◆ DATA FOR ANALYSIS:

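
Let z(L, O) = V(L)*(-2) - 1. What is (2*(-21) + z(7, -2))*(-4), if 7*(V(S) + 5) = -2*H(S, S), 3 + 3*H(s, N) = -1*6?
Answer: 972/7 ≈ 138.86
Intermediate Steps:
H(s, N) = -3 (H(s, N) = -1 + (-1*6)/3 = -1 + (⅓)*(-6) = -1 - 2 = -3)
V(S) = -29/7 (V(S) = -5 + (-2*(-3))/7 = -5 + (⅐)*6 = -5 + 6/7 = -29/7)
z(L, O) = 51/7 (z(L, O) = -29/7*(-2) - 1 = 58/7 - 1 = 51/7)
(2*(-21) + z(7, -2))*(-4) = (2*(-21) + 51/7)*(-4) = (-42 + 51/7)*(-4) = -243/7*(-4) = 972/7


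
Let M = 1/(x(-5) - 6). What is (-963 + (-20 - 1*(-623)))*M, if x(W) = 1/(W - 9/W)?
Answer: 5760/101 ≈ 57.030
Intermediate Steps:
M = -16/101 (M = 1/(-5/(-9 + (-5)**2) - 6) = 1/(-5/(-9 + 25) - 6) = 1/(-5/16 - 6) = 1/(-101/16) = -16/101 ≈ -0.15842)
(-963 + (-20 - 1*(-623)))*M = (-963 + (-20 - 1*(-623)))*(-16/101) = (-963 + (-20 + 623))*(-16/101) = (-963 + 603)*(-16/101) = -360*(-16/101) = 5760/101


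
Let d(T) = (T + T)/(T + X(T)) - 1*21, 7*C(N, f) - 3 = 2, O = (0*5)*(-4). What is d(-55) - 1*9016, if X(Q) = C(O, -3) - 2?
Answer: -1779904/197 ≈ -9035.0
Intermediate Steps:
O = 0 (O = 0*(-4) = 0)
C(N, f) = 5/7 (C(N, f) = 3/7 + (⅐)*2 = 3/7 + 2/7 = 5/7)
X(Q) = -9/7 (X(Q) = 5/7 - 2 = -9/7)
d(T) = -21 + 2*T/(-9/7 + T) (d(T) = (T + T)/(T - 9/7) - 1*21 = (2*T)/(-9/7 + T) - 21 = 2*T/(-9/7 + T) - 21 = -21 + 2*T/(-9/7 + T))
d(-55) - 1*9016 = 7*(27 - 19*(-55))/(-9 + 7*(-55)) - 1*9016 = 7*(27 + 1045)/(-9 - 385) - 9016 = 7*1072/(-394) - 9016 = 7*(-1/394)*1072 - 9016 = -3752/197 - 9016 = -1779904/197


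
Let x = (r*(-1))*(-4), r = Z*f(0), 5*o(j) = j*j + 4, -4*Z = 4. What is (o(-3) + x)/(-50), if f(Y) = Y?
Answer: -13/250 ≈ -0.052000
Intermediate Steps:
Z = -1 (Z = -¼*4 = -1)
o(j) = ⅘ + j²/5 (o(j) = (j*j + 4)/5 = (j² + 4)/5 = (4 + j²)/5 = ⅘ + j²/5)
r = 0 (r = -1*0 = 0)
x = 0 (x = (0*(-1))*(-4) = 0*(-4) = 0)
(o(-3) + x)/(-50) = ((⅘ + (⅕)*(-3)²) + 0)/(-50) = -((⅘ + (⅕)*9) + 0)/50 = -((⅘ + 9/5) + 0)/50 = -(13/5 + 0)/50 = -1/50*13/5 = -13/250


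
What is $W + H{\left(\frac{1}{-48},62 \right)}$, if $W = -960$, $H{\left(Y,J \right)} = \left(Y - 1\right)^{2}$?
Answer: $- \frac{2209439}{2304} \approx -958.96$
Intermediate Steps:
$H{\left(Y,J \right)} = \left(-1 + Y\right)^{2}$
$W + H{\left(\frac{1}{-48},62 \right)} = -960 + \left(-1 + \frac{1}{-48}\right)^{2} = -960 + \left(-1 - \frac{1}{48}\right)^{2} = -960 + \left(- \frac{49}{48}\right)^{2} = -960 + \frac{2401}{2304} = - \frac{2209439}{2304}$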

◆ YOUR OBJECTIVE:
Each line in the data that holds the string "Answer" needs to be copied.

◆ RESPONSE:
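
Answer: 972/7 ≈ 138.86
Answer: 5760/101 ≈ 57.030
Answer: -1779904/197 ≈ -9035.0
Answer: -13/250 ≈ -0.052000
Answer: $- \frac{2209439}{2304} \approx -958.96$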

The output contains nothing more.